• _Activity_:
What comes back must be the data itself, retyped exactly.

::: Data supplied :::

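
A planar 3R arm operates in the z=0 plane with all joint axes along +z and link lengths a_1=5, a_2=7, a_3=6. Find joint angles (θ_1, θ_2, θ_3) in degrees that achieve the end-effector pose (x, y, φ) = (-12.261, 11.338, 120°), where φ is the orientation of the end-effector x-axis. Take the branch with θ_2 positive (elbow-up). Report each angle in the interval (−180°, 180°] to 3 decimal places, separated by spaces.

wrist centre = target − a_3·(cos φ, sin φ) = (-9.2610, 6.1418)
cos θ_2 = (123.4884−5²−7²)/(2·5·7) = 0.7070; θ_2 = 45.0105° (elbow-up)
β = atan2(6.1418,-9.2610) = 146.4479°; ψ = atan2(4.9507,9.9488) = 26.4554°
θ_1 = β − ψ = 119.9924°
θ_3 = φ − θ_1 − θ_2 = -45.0029° (wrapped to (-180°,180°])

119.992 45.010 -45.003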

:::

• _Written answer_:
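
A planar 3R arm operates in the z=0 plane with all joint axes along +z and link lengths a_1=5, a_2=7, a_3=6. Find joint angles (θ_1, θ_2, θ_3) in degrees that achieve the end-effector pose (x, y, φ) = (-12.261, 11.338, 120°), where φ is the orientation of the end-effector x-axis. Take the branch with θ_2 positive (elbow-up). Report each angle in the interval (−180°, 180°] to 3 decimal places, separated by spaces.

wrist centre = target − a_3·(cos φ, sin φ) = (-9.2610, 6.1418)
cos θ_2 = (123.4884−5²−7²)/(2·5·7) = 0.7070; θ_2 = 45.0105° (elbow-up)
β = atan2(6.1418,-9.2610) = 146.4479°; ψ = atan2(4.9507,9.9488) = 26.4554°
θ_1 = β − ψ = 119.9924°
θ_3 = φ − θ_1 − θ_2 = -45.0029° (wrapped to (-180°,180°])

119.992 45.010 -45.003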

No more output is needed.